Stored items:

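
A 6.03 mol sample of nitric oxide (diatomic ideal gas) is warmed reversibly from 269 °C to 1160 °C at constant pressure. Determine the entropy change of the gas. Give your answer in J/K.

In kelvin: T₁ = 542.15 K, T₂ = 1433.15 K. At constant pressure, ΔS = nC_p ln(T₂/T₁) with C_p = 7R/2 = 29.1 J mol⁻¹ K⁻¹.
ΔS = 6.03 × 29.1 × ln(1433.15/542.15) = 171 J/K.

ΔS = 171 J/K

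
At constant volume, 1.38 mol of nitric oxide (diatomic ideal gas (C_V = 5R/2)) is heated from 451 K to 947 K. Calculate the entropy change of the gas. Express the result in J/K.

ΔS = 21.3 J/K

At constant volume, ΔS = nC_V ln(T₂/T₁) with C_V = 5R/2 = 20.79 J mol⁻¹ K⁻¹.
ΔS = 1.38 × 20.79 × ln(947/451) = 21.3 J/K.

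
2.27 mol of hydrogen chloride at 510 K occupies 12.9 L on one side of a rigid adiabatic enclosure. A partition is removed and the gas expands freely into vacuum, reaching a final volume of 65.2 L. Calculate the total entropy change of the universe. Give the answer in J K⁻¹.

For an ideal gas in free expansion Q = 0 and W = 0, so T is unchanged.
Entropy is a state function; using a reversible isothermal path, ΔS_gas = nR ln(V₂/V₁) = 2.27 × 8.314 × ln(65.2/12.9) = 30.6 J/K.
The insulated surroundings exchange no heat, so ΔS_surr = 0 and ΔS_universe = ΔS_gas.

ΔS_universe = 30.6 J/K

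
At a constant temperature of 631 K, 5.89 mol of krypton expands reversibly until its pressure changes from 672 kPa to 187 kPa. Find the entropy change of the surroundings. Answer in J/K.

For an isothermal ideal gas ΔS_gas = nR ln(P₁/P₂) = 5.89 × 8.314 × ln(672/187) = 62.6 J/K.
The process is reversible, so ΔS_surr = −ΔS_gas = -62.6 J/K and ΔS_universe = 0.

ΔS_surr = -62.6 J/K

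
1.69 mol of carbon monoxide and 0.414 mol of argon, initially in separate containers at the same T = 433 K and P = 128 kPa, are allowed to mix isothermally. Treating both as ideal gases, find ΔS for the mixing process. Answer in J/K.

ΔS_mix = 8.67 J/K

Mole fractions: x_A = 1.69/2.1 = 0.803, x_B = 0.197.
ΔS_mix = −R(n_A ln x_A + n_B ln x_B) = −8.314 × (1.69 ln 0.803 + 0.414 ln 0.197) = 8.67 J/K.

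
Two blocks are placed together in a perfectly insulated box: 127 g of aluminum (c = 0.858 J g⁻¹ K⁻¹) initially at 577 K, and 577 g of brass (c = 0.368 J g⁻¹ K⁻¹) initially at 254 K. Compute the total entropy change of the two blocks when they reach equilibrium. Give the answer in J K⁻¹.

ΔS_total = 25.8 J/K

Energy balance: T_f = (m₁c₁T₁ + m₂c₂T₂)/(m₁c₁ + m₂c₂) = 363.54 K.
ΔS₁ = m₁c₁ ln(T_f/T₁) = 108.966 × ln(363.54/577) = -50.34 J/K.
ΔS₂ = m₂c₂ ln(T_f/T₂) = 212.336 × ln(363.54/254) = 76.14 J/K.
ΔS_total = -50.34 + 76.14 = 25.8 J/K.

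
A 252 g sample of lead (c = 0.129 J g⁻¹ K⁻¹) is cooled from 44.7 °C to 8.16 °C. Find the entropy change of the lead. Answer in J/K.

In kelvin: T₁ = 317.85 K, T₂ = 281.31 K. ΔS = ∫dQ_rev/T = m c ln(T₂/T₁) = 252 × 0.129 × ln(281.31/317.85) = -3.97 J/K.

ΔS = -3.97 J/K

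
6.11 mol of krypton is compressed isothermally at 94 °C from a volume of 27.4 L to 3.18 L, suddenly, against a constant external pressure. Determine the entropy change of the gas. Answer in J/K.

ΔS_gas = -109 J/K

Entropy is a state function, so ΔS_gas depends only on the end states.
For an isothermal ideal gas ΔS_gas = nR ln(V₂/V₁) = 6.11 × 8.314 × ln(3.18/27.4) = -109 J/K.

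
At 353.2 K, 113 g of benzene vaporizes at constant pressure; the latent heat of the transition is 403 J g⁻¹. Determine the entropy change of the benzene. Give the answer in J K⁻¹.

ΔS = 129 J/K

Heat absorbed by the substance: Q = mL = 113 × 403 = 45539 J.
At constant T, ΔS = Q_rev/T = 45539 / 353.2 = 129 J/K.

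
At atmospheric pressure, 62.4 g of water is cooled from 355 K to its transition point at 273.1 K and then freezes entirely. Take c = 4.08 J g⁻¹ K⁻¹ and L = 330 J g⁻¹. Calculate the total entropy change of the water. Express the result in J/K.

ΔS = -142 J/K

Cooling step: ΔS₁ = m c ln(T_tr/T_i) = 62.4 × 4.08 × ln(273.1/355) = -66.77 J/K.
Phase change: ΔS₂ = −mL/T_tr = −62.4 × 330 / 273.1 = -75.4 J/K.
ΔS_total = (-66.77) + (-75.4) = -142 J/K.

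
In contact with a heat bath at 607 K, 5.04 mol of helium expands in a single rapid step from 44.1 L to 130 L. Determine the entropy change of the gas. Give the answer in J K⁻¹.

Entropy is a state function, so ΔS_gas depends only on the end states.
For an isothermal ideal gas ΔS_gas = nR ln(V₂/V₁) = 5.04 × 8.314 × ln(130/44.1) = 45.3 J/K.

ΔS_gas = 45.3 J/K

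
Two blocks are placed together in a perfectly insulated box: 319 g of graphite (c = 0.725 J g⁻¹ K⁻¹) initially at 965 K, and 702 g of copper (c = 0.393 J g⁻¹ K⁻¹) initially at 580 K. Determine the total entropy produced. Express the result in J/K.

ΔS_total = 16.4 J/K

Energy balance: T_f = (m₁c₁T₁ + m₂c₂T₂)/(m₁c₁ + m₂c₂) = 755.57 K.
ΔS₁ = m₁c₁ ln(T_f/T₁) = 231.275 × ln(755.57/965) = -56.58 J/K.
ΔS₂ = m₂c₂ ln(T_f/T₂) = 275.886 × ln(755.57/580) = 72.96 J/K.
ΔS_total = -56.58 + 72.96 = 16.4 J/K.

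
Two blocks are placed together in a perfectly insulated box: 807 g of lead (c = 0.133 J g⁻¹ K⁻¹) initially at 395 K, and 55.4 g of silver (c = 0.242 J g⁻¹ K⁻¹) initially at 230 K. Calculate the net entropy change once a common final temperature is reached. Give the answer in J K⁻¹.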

TRY IT -> Give back all of the entries above, unchanged in every word.

SOLUTION BELOW ->
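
A 6.03 mol sample of nitric oxide (diatomic ideal gas) is warmed reversibly from 269 °C to 1160 °C at constant pressure. Determine the entropy change of the gas. Give your answer in J/K.

In kelvin: T₁ = 542.15 K, T₂ = 1433.15 K. At constant pressure, ΔS = nC_p ln(T₂/T₁) with C_p = 7R/2 = 29.1 J mol⁻¹ K⁻¹.
ΔS = 6.03 × 29.1 × ln(1433.15/542.15) = 171 J/K.

ΔS = 171 J/K

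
At constant volume, 1.38 mol of nitric oxide (diatomic ideal gas (C_V = 5R/2)) is heated from 451 K to 947 K. Calculate the entropy change of the gas. Express the result in J/K.

ΔS = 21.3 J/K

At constant volume, ΔS = nC_V ln(T₂/T₁) with C_V = 5R/2 = 20.79 J mol⁻¹ K⁻¹.
ΔS = 1.38 × 20.79 × ln(947/451) = 21.3 J/K.

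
2.27 mol of hydrogen chloride at 510 K occupies 12.9 L on one side of a rigid adiabatic enclosure. A partition is removed and the gas expands freely into vacuum, reaching a final volume of 65.2 L. Calculate the total entropy change of the universe. Give the answer in J K⁻¹.

For an ideal gas in free expansion Q = 0 and W = 0, so T is unchanged.
Entropy is a state function; using a reversible isothermal path, ΔS_gas = nR ln(V₂/V₁) = 2.27 × 8.314 × ln(65.2/12.9) = 30.6 J/K.
The insulated surroundings exchange no heat, so ΔS_surr = 0 and ΔS_universe = ΔS_gas.

ΔS_universe = 30.6 J/K

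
At a constant temperature of 631 K, 5.89 mol of krypton expands reversibly until its pressure changes from 672 kPa to 187 kPa. Find the entropy change of the surroundings. Answer in J/K.

For an isothermal ideal gas ΔS_gas = nR ln(P₁/P₂) = 5.89 × 8.314 × ln(672/187) = 62.6 J/K.
The process is reversible, so ΔS_surr = −ΔS_gas = -62.6 J/K and ΔS_universe = 0.

ΔS_surr = -62.6 J/K

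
1.69 mol of carbon monoxide and 0.414 mol of argon, initially in separate containers at the same T = 433 K and P = 128 kPa, are allowed to mix isothermally. Treating both as ideal gases, find ΔS for the mixing process. Answer in J/K.

ΔS_mix = 8.67 J/K

Mole fractions: x_A = 1.69/2.1 = 0.803, x_B = 0.197.
ΔS_mix = −R(n_A ln x_A + n_B ln x_B) = −8.314 × (1.69 ln 0.803 + 0.414 ln 0.197) = 8.67 J/K.

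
Two blocks are placed together in a perfectly insulated box: 127 g of aluminum (c = 0.858 J g⁻¹ K⁻¹) initially at 577 K, and 577 g of brass (c = 0.368 J g⁻¹ K⁻¹) initially at 254 K. Compute the total entropy change of the two blocks when they reach equilibrium. Give the answer in J K⁻¹.

ΔS_total = 25.8 J/K

Energy balance: T_f = (m₁c₁T₁ + m₂c₂T₂)/(m₁c₁ + m₂c₂) = 363.54 K.
ΔS₁ = m₁c₁ ln(T_f/T₁) = 108.966 × ln(363.54/577) = -50.34 J/K.
ΔS₂ = m₂c₂ ln(T_f/T₂) = 212.336 × ln(363.54/254) = 76.14 J/K.
ΔS_total = -50.34 + 76.14 = 25.8 J/K.

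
A 252 g sample of lead (c = 0.129 J g⁻¹ K⁻¹) is cooled from 44.7 °C to 8.16 °C. Find the entropy change of the lead. Answer in J/K.

In kelvin: T₁ = 317.85 K, T₂ = 281.31 K. ΔS = ∫dQ_rev/T = m c ln(T₂/T₁) = 252 × 0.129 × ln(281.31/317.85) = -3.97 J/K.

ΔS = -3.97 J/K

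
6.11 mol of krypton is compressed isothermally at 94 °C from a volume of 27.4 L to 3.18 L, suddenly, against a constant external pressure. Determine the entropy change of the gas. Answer in J/K.

ΔS_gas = -109 J/K

Entropy is a state function, so ΔS_gas depends only on the end states.
For an isothermal ideal gas ΔS_gas = nR ln(V₂/V₁) = 6.11 × 8.314 × ln(3.18/27.4) = -109 J/K.

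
At 353.2 K, 113 g of benzene vaporizes at constant pressure; the latent heat of the transition is 403 J g⁻¹. Determine the entropy change of the benzene. Give the answer in J K⁻¹.

ΔS = 129 J/K

Heat absorbed by the substance: Q = mL = 113 × 403 = 45539 J.
At constant T, ΔS = Q_rev/T = 45539 / 353.2 = 129 J/K.

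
At atmospheric pressure, 62.4 g of water is cooled from 355 K to its transition point at 273.1 K and then freezes entirely. Take c = 4.08 J g⁻¹ K⁻¹ and L = 330 J g⁻¹. Calculate the total entropy change of the water. Express the result in J/K.

ΔS = -142 J/K

Cooling step: ΔS₁ = m c ln(T_tr/T_i) = 62.4 × 4.08 × ln(273.1/355) = -66.77 J/K.
Phase change: ΔS₂ = −mL/T_tr = −62.4 × 330 / 273.1 = -75.4 J/K.
ΔS_total = (-66.77) + (-75.4) = -142 J/K.

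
In contact with a heat bath at 607 K, 5.04 mol of helium expands in a single rapid step from 44.1 L to 130 L. Determine the entropy change of the gas. Give the answer in J K⁻¹.

Entropy is a state function, so ΔS_gas depends only on the end states.
For an isothermal ideal gas ΔS_gas = nR ln(V₂/V₁) = 5.04 × 8.314 × ln(130/44.1) = 45.3 J/K.

ΔS_gas = 45.3 J/K

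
Two blocks are placed together in a perfectly insulated box: 319 g of graphite (c = 0.725 J g⁻¹ K⁻¹) initially at 965 K, and 702 g of copper (c = 0.393 J g⁻¹ K⁻¹) initially at 580 K. Determine the total entropy produced. Express the result in J/K.

ΔS_total = 16.4 J/K

Energy balance: T_f = (m₁c₁T₁ + m₂c₂T₂)/(m₁c₁ + m₂c₂) = 755.57 K.
ΔS₁ = m₁c₁ ln(T_f/T₁) = 231.275 × ln(755.57/965) = -56.58 J/K.
ΔS₂ = m₂c₂ ln(T_f/T₂) = 275.886 × ln(755.57/580) = 72.96 J/K.
ΔS_total = -56.58 + 72.96 = 16.4 J/K.

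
Two blocks are placed together in a perfectly insulated box: 807 g of lead (c = 0.133 J g⁻¹ K⁻¹) initially at 395 K, and 55.4 g of silver (c = 0.242 J g⁻¹ K⁻¹) initially at 230 K. Calculate the net entropy change once a common final temperature is reached. Give the answer in J K⁻¹.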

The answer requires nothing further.